• **WORK REQUEST**
All entries below are to be set down again exactly as given.

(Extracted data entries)
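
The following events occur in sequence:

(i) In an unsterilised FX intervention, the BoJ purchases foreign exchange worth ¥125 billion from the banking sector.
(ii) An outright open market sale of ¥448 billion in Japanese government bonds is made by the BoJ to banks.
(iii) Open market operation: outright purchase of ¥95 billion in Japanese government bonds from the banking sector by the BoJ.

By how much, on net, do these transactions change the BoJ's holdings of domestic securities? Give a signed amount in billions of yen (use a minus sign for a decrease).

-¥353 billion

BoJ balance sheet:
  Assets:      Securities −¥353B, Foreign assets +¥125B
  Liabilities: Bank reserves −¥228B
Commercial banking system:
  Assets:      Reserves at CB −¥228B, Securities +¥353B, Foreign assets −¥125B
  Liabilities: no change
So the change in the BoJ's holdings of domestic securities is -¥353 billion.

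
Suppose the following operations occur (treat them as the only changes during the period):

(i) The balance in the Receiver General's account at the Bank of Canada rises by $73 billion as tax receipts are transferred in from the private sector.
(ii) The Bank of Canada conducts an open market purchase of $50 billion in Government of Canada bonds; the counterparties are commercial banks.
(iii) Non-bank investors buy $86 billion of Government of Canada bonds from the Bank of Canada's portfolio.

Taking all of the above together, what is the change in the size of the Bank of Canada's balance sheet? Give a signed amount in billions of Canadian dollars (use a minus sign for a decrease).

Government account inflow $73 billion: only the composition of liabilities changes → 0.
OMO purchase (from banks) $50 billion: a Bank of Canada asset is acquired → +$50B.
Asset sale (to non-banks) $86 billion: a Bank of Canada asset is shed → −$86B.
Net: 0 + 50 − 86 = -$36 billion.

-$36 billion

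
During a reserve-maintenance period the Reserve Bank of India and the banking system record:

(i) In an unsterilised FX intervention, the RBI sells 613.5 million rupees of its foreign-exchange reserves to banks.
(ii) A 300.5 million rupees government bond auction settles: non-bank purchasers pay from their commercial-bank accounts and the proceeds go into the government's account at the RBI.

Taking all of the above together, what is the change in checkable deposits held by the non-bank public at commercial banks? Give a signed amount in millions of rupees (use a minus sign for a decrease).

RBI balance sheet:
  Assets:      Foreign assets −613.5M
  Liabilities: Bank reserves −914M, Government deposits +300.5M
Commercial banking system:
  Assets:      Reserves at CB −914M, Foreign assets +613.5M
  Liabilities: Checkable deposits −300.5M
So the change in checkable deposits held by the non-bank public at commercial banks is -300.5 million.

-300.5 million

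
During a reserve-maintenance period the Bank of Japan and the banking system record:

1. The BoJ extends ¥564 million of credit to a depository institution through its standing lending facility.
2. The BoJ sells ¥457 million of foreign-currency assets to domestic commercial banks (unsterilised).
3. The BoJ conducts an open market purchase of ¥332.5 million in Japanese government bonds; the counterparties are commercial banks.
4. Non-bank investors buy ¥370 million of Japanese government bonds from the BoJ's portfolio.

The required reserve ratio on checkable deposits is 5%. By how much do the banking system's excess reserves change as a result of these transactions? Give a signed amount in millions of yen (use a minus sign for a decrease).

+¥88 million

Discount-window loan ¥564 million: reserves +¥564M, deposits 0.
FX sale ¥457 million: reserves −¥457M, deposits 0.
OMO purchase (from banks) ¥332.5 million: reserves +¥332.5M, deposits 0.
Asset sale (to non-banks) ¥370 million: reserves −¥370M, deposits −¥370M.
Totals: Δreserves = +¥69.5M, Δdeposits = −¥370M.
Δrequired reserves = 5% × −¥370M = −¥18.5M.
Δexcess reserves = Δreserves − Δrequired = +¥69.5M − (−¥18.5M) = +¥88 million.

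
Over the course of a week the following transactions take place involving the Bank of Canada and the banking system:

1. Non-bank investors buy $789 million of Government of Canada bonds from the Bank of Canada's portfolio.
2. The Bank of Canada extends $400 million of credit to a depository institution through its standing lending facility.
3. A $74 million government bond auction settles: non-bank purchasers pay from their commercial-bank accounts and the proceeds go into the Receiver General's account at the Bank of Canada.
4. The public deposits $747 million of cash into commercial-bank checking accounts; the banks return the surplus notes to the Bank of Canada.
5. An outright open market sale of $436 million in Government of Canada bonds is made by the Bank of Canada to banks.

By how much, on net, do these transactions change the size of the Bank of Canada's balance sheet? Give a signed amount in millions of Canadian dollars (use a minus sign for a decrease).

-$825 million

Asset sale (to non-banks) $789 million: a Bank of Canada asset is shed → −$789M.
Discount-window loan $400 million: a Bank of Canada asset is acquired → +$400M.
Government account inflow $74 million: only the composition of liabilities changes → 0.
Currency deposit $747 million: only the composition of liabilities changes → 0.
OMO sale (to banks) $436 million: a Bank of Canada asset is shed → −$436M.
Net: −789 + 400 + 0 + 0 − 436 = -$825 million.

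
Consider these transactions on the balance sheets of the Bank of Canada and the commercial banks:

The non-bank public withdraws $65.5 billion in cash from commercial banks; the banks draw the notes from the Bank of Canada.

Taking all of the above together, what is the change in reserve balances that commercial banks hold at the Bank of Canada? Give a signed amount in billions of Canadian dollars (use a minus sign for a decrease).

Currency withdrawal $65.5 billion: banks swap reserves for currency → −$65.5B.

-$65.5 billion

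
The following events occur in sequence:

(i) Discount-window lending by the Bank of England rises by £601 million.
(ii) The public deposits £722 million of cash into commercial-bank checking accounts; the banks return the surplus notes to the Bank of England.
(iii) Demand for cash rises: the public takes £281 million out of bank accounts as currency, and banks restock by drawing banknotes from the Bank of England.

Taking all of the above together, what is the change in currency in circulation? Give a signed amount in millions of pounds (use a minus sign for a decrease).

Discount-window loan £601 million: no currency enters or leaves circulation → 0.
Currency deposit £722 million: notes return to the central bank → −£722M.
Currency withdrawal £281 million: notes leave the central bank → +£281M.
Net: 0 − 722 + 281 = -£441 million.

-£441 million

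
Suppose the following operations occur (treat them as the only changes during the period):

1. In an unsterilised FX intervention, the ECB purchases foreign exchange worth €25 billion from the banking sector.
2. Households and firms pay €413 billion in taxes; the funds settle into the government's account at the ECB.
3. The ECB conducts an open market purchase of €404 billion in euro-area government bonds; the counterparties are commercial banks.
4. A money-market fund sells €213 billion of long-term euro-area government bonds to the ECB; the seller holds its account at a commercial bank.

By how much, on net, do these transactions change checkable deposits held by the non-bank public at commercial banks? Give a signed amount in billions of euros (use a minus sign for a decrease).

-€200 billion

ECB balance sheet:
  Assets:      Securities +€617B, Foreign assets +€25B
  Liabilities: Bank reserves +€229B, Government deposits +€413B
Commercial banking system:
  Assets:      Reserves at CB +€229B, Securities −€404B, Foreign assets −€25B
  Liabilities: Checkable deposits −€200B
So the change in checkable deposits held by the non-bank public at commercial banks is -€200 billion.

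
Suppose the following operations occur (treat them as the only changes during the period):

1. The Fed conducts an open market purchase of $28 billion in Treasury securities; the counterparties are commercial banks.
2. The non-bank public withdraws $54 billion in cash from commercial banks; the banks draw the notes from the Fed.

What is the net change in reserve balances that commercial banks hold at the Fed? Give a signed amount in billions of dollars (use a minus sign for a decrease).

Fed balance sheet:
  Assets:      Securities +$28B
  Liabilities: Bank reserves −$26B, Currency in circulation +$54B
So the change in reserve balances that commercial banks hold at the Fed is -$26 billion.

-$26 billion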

• **ANSWER TO THIS TASK**
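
The following events occur in sequence:

(i) In an unsterilised FX intervention, the BoJ purchases foreign exchange worth ¥125 billion from the banking sector.
(ii) An outright open market sale of ¥448 billion in Japanese government bonds is made by the BoJ to banks.
(iii) Open market operation: outright purchase of ¥95 billion in Japanese government bonds from the banking sector by the BoJ.

By how much, on net, do these transactions change the BoJ's holdings of domestic securities? Give a signed amount in billions of yen (use a minus sign for a decrease).

-¥353 billion

BoJ balance sheet:
  Assets:      Securities −¥353B, Foreign assets +¥125B
  Liabilities: Bank reserves −¥228B
Commercial banking system:
  Assets:      Reserves at CB −¥228B, Securities +¥353B, Foreign assets −¥125B
  Liabilities: no change
So the change in the BoJ's holdings of domestic securities is -¥353 billion.

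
Suppose the following operations occur (treat them as the only changes during the period):

(i) The balance in the Receiver General's account at the Bank of Canada rises by $73 billion as tax receipts are transferred in from the private sector.
(ii) The Bank of Canada conducts an open market purchase of $50 billion in Government of Canada bonds; the counterparties are commercial banks.
(iii) Non-bank investors buy $86 billion of Government of Canada bonds from the Bank of Canada's portfolio.

Taking all of the above together, what is the change in the size of the Bank of Canada's balance sheet? Give a signed amount in billions of Canadian dollars (use a minus sign for a decrease).

Government account inflow $73 billion: only the composition of liabilities changes → 0.
OMO purchase (from banks) $50 billion: a Bank of Canada asset is acquired → +$50B.
Asset sale (to non-banks) $86 billion: a Bank of Canada asset is shed → −$86B.
Net: 0 + 50 − 86 = -$36 billion.

-$36 billion

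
During a reserve-maintenance period the Reserve Bank of India and the banking system record:

(i) In an unsterilised FX intervention, the RBI sells 613.5 million rupees of its foreign-exchange reserves to banks.
(ii) A 300.5 million rupees government bond auction settles: non-bank purchasers pay from their commercial-bank accounts and the proceeds go into the government's account at the RBI.

Taking all of the above together, what is the change in checkable deposits held by the non-bank public at commercial banks? Give a signed amount in millions of rupees (use a minus sign for a decrease).

RBI balance sheet:
  Assets:      Foreign assets −613.5M
  Liabilities: Bank reserves −914M, Government deposits +300.5M
Commercial banking system:
  Assets:      Reserves at CB −914M, Foreign assets +613.5M
  Liabilities: Checkable deposits −300.5M
So the change in checkable deposits held by the non-bank public at commercial banks is -300.5 million.

-300.5 million

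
During a reserve-maintenance period the Bank of Japan and the banking system record:

1. The BoJ extends ¥564 million of credit to a depository institution through its standing lending facility.
2. The BoJ sells ¥457 million of foreign-currency assets to domestic commercial banks (unsterilised).
3. The BoJ conducts an open market purchase of ¥332.5 million in Japanese government bonds; the counterparties are commercial banks.
4. Non-bank investors buy ¥370 million of Japanese government bonds from the BoJ's portfolio.

The required reserve ratio on checkable deposits is 5%. By how much do the banking system's excess reserves change as a result of these transactions? Give a signed amount in millions of yen (use a minus sign for a decrease).

+¥88 million

Discount-window loan ¥564 million: reserves +¥564M, deposits 0.
FX sale ¥457 million: reserves −¥457M, deposits 0.
OMO purchase (from banks) ¥332.5 million: reserves +¥332.5M, deposits 0.
Asset sale (to non-banks) ¥370 million: reserves −¥370M, deposits −¥370M.
Totals: Δreserves = +¥69.5M, Δdeposits = −¥370M.
Δrequired reserves = 5% × −¥370M = −¥18.5M.
Δexcess reserves = Δreserves − Δrequired = +¥69.5M − (−¥18.5M) = +¥88 million.

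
Over the course of a week the following transactions take place involving the Bank of Canada and the banking system:

1. Non-bank investors buy $789 million of Government of Canada bonds from the Bank of Canada's portfolio.
2. The Bank of Canada extends $400 million of credit to a depository institution through its standing lending facility.
3. A $74 million government bond auction settles: non-bank purchasers pay from their commercial-bank accounts and the proceeds go into the Receiver General's account at the Bank of Canada.
4. The public deposits $747 million of cash into commercial-bank checking accounts; the banks return the surplus notes to the Bank of Canada.
5. An outright open market sale of $436 million in Government of Canada bonds is made by the Bank of Canada to banks.

By how much, on net, do these transactions change the size of the Bank of Canada's balance sheet? Give a signed amount in millions of Canadian dollars (use a minus sign for a decrease).

-$825 million

Asset sale (to non-banks) $789 million: a Bank of Canada asset is shed → −$789M.
Discount-window loan $400 million: a Bank of Canada asset is acquired → +$400M.
Government account inflow $74 million: only the composition of liabilities changes → 0.
Currency deposit $747 million: only the composition of liabilities changes → 0.
OMO sale (to banks) $436 million: a Bank of Canada asset is shed → −$436M.
Net: −789 + 400 + 0 + 0 − 436 = -$825 million.

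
Consider these transactions on the balance sheets of the Bank of Canada and the commercial banks:

The non-bank public withdraws $65.5 billion in cash from commercial banks; the banks draw the notes from the Bank of Canada.

Taking all of the above together, what is the change in reserve balances that commercial banks hold at the Bank of Canada? Give a signed amount in billions of Canadian dollars (use a minus sign for a decrease).

Currency withdrawal $65.5 billion: banks swap reserves for currency → −$65.5B.

-$65.5 billion

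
The following events occur in sequence:

(i) Discount-window lending by the Bank of England rises by £601 million.
(ii) The public deposits £722 million of cash into commercial-bank checking accounts; the banks return the surplus notes to the Bank of England.
(iii) Demand for cash rises: the public takes £281 million out of bank accounts as currency, and banks restock by drawing banknotes from the Bank of England.

Taking all of the above together, what is the change in currency in circulation? Give a signed amount in millions of pounds (use a minus sign for a decrease).

Discount-window loan £601 million: no currency enters or leaves circulation → 0.
Currency deposit £722 million: notes return to the central bank → −£722M.
Currency withdrawal £281 million: notes leave the central bank → +£281M.
Net: 0 − 722 + 281 = -£441 million.

-£441 million

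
Suppose the following operations occur (treat them as the only changes during the period):

1. In an unsterilised FX intervention, the ECB purchases foreign exchange worth €25 billion from the banking sector.
2. Households and firms pay €413 billion in taxes; the funds settle into the government's account at the ECB.
3. The ECB conducts an open market purchase of €404 billion in euro-area government bonds; the counterparties are commercial banks.
4. A money-market fund sells €213 billion of long-term euro-area government bonds to the ECB; the seller holds its account at a commercial bank.

By how much, on net, do these transactions change checkable deposits held by the non-bank public at commercial banks? Give a signed amount in billions of euros (use a minus sign for a decrease).

-€200 billion

ECB balance sheet:
  Assets:      Securities +€617B, Foreign assets +€25B
  Liabilities: Bank reserves +€229B, Government deposits +€413B
Commercial banking system:
  Assets:      Reserves at CB +€229B, Securities −€404B, Foreign assets −€25B
  Liabilities: Checkable deposits −€200B
So the change in checkable deposits held by the non-bank public at commercial banks is -€200 billion.

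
Suppose the following operations occur (treat them as the only changes during the period):

1. The Fed conducts an open market purchase of $28 billion in Treasury securities; the counterparties are commercial banks.
2. The non-bank public withdraws $54 billion in cash from commercial banks; the banks draw the notes from the Fed.

What is the net change in reserve balances that commercial banks hold at the Fed? Give a signed amount in billions of dollars (use a minus sign for a decrease).

Fed balance sheet:
  Assets:      Securities +$28B
  Liabilities: Bank reserves −$26B, Currency in circulation +$54B
So the change in reserve balances that commercial banks hold at the Fed is -$26 billion.

-$26 billion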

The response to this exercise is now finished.